* [Brief] In the entries that follow, the line with "At most one bit was" opens the range and the line with "A DNA storage" closes it; repeat that range exactly, both lines included.
___ Records shown ___
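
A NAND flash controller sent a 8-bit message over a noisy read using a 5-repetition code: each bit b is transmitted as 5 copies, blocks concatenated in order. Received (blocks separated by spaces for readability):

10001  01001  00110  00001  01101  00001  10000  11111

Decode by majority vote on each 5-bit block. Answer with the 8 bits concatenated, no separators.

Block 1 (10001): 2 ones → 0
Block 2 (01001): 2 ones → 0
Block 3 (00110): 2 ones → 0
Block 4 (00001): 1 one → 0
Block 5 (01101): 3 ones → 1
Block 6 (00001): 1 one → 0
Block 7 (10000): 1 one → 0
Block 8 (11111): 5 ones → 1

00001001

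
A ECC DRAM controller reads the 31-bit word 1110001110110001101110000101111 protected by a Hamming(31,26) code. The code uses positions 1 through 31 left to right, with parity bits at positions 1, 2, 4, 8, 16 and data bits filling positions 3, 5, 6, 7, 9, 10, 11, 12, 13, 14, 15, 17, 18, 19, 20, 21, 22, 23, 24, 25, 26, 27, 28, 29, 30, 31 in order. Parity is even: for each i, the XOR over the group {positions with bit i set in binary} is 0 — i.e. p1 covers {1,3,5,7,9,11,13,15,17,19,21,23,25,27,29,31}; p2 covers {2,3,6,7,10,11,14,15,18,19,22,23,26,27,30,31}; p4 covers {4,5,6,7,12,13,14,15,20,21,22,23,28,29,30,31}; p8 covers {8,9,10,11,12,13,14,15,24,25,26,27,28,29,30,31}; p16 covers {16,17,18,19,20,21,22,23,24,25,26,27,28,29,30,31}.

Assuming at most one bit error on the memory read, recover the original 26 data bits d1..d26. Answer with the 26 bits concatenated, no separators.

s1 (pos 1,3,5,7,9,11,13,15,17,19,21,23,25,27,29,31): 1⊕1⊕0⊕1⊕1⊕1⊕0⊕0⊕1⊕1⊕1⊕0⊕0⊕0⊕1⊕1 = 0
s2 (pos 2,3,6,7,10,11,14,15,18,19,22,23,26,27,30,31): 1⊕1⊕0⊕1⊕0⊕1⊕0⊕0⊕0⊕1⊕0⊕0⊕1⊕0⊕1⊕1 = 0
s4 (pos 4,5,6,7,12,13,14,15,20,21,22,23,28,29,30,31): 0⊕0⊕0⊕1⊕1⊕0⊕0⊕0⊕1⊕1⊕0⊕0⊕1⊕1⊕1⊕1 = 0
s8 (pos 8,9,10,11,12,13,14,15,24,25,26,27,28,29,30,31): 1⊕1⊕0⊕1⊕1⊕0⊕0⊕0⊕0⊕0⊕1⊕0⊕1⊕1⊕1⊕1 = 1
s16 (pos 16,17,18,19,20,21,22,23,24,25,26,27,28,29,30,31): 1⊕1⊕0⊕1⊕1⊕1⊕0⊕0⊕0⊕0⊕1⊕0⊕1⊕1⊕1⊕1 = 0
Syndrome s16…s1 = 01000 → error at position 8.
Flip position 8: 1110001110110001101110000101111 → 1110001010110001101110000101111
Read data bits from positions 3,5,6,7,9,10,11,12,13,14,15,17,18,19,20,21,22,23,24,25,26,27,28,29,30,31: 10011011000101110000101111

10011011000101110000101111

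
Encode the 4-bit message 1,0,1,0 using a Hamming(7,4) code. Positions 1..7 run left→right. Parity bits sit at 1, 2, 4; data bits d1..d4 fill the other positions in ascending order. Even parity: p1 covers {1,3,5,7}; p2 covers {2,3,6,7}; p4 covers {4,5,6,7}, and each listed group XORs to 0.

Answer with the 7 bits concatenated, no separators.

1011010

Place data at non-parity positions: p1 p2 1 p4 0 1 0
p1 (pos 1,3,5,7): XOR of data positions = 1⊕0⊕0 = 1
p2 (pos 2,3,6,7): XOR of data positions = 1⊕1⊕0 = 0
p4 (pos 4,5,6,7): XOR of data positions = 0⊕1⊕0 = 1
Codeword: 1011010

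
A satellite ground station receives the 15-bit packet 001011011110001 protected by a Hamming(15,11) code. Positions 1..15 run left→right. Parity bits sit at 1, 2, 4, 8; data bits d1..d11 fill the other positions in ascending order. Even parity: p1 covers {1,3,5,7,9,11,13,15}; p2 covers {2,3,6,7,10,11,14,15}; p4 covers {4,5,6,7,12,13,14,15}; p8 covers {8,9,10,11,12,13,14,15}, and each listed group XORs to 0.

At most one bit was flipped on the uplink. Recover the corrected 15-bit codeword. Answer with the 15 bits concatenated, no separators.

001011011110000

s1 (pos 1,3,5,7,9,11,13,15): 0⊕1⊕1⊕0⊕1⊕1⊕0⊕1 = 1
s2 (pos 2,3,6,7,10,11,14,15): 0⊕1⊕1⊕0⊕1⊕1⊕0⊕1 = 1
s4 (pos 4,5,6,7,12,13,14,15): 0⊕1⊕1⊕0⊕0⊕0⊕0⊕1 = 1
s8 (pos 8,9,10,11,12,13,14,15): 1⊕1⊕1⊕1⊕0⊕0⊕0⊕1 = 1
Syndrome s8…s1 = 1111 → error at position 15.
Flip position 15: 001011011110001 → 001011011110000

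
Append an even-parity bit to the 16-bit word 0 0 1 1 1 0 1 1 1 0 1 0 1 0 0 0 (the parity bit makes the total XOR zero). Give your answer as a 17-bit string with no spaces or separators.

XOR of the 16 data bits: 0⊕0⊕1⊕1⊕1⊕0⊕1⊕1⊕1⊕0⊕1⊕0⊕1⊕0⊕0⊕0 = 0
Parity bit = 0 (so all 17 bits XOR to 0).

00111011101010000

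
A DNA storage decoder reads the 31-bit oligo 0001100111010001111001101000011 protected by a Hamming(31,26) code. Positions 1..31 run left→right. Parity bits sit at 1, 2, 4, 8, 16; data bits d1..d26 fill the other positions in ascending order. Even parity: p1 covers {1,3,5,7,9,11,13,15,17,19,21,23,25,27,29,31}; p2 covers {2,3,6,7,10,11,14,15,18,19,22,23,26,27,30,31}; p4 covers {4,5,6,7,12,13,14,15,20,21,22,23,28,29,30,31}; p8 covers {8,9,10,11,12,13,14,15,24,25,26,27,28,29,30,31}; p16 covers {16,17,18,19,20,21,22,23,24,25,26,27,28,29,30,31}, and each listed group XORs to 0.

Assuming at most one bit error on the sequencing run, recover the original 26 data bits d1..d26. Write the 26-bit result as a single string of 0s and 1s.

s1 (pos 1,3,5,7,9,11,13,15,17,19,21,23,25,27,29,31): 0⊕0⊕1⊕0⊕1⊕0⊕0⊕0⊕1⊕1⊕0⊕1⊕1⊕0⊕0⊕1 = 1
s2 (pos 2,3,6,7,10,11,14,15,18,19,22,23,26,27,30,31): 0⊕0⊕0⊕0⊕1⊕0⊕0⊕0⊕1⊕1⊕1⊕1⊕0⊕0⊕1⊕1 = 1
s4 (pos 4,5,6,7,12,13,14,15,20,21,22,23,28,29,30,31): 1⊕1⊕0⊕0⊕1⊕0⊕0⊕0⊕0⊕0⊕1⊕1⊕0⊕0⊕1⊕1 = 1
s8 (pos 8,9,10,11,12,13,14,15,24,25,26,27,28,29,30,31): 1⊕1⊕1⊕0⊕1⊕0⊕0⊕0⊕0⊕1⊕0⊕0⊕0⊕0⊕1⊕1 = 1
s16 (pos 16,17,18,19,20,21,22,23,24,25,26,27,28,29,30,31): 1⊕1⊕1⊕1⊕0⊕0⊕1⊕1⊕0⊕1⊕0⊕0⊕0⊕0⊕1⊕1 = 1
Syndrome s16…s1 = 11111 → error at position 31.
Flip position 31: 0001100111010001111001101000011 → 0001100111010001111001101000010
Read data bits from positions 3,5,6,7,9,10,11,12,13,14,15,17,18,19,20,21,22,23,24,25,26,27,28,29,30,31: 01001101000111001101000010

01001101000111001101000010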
___
___ Records shown ___
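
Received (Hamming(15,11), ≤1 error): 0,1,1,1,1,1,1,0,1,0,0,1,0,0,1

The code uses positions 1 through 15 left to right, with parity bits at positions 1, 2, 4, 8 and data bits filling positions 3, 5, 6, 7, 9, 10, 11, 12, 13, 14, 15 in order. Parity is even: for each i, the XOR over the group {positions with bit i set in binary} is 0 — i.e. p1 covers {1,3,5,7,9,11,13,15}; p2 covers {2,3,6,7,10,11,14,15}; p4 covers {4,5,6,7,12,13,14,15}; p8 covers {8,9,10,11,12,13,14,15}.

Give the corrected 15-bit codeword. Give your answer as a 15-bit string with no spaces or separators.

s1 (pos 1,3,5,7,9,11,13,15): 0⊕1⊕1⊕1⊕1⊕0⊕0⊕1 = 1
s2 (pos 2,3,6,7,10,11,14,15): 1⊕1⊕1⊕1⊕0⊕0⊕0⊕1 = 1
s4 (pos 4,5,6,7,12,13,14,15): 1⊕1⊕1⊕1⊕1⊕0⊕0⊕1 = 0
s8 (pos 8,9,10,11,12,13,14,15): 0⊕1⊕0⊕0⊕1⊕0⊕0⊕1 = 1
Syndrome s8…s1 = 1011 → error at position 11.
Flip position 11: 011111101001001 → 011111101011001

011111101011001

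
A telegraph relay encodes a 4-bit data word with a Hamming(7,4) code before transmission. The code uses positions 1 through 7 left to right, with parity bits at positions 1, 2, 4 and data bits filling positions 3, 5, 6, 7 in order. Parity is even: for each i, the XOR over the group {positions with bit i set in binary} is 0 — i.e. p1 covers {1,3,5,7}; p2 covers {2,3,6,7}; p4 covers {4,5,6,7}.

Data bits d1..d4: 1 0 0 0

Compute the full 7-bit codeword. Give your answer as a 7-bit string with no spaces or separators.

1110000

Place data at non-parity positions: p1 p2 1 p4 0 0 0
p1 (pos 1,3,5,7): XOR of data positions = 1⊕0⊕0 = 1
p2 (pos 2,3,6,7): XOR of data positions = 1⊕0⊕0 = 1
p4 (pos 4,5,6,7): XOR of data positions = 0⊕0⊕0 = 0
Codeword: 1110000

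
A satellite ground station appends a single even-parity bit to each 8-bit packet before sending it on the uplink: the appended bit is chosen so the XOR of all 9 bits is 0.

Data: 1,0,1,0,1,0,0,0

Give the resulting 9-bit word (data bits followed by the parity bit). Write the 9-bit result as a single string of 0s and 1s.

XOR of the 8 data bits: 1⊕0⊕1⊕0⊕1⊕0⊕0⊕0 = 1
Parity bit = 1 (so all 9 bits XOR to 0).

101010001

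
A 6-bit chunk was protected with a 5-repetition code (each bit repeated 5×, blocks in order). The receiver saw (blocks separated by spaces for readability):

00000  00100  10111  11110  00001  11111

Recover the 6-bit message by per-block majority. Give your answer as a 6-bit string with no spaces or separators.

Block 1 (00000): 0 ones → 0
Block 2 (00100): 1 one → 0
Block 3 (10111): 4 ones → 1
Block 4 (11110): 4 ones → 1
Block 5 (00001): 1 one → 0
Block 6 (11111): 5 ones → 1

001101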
___
* [Solution]
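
At most one bit was flipped on the uplink. Recover the corrected 15-bit codeword. Answer with the 15 bits concatenated, no separators.

001011011110000

s1 (pos 1,3,5,7,9,11,13,15): 0⊕1⊕1⊕0⊕1⊕1⊕0⊕1 = 1
s2 (pos 2,3,6,7,10,11,14,15): 0⊕1⊕1⊕0⊕1⊕1⊕0⊕1 = 1
s4 (pos 4,5,6,7,12,13,14,15): 0⊕1⊕1⊕0⊕0⊕0⊕0⊕1 = 1
s8 (pos 8,9,10,11,12,13,14,15): 1⊕1⊕1⊕1⊕0⊕0⊕0⊕1 = 1
Syndrome s8…s1 = 1111 → error at position 15.
Flip position 15: 001011011110001 → 001011011110000

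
Append an even-parity bit to the 16-bit word 0 0 1 1 1 0 1 1 1 0 1 0 1 0 0 0 (the parity bit makes the total XOR zero). Give your answer as a 17-bit string with no spaces or separators.

XOR of the 16 data bits: 0⊕0⊕1⊕1⊕1⊕0⊕1⊕1⊕1⊕0⊕1⊕0⊕1⊕0⊕0⊕0 = 0
Parity bit = 0 (so all 17 bits XOR to 0).

00111011101010000

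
A DNA storage decoder reads the 31-bit oligo 0001100111010001111001101000011 protected by a Hamming(31,26) code. Positions 1..31 run left→right. Parity bits sit at 1, 2, 4, 8, 16; data bits d1..d26 fill the other positions in ascending order. Even parity: p1 covers {1,3,5,7,9,11,13,15,17,19,21,23,25,27,29,31}; p2 covers {2,3,6,7,10,11,14,15,18,19,22,23,26,27,30,31}; p4 covers {4,5,6,7,12,13,14,15,20,21,22,23,28,29,30,31}; p8 covers {8,9,10,11,12,13,14,15,24,25,26,27,28,29,30,31}; p16 covers {16,17,18,19,20,21,22,23,24,25,26,27,28,29,30,31}, and each listed group XORs to 0.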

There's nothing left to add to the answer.